- [WHAT THE TASK ASKS] Set down exactly the lines from the one containing "For the power" through the last line of the records below, both included, and nothing else.

- [THE RECORDS]
┏━━
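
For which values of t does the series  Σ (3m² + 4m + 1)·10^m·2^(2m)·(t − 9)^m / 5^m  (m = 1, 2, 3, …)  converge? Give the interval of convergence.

(71/8, 73/8)

The ratio of consecutive coefficients is [(3(m+1)² + 4(m+1) + 1)/(3m² + 4m + 1)] · 10·4/5 → 8.
Hence the series converges for |t − 9| < 1/(8) = 1/8, so the radius of convergence is 1/8.
At t = 73/8: the terms have absolute value of order m², which does not tend to 0, so the series diverges by the divergence test.
When t = 71/8, the m-th term does not approach 0; divergence by the term test.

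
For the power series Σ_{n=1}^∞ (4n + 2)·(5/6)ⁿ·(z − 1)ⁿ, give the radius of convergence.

R = 6/5

The ratio of consecutive coefficients is [(4(n+1) + 2)/(4n + 2)] · 5/6 → 5/6.
The series converges when 5/6 · |z − 1| < 1, giving R = 6/5.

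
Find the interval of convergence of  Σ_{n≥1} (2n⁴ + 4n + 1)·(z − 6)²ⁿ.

Apply the ratio test: |a_{n+1}| / |a_n| = (2(n+1)⁴ + 4(n+1) + 1)/(2n⁴ + 4n + 1), which tends to 1 as n → ∞.
Writing y = (z − 6)², the series in y has radius 1, so |z − 6| < √(1) = 1 and R = 1.
At z = 7: the terms do not tend to 0, so the series diverges.
Endpoint z = 5: the terms have absolute value of order n⁴, which does not tend to 0, so the series diverges by the divergence test.

(5, 7)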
┗━━
- [EXERCISE ANSWER]
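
For the power series Σ_{n=1}^∞ (4n + 2)·(5/6)ⁿ·(z − 1)ⁿ, give the radius of convergence.

R = 6/5

The ratio of consecutive coefficients is [(4(n+1) + 2)/(4n + 2)] · 5/6 → 5/6.
The series converges when 5/6 · |z − 1| < 1, giving R = 6/5.

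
Find the interval of convergence of  Σ_{n≥1} (2n⁴ + 4n + 1)·(z − 6)²ⁿ.

Apply the ratio test: |a_{n+1}| / |a_n| = (2(n+1)⁴ + 4(n+1) + 1)/(2n⁴ + 4n + 1), which tends to 1 as n → ∞.
Writing y = (z − 6)², the series in y has radius 1, so |z − 6| < √(1) = 1 and R = 1.
At z = 7: the terms do not tend to 0, so the series diverges.
Endpoint z = 5: the terms have absolute value of order n⁴, which does not tend to 0, so the series diverges by the divergence test.

(5, 7)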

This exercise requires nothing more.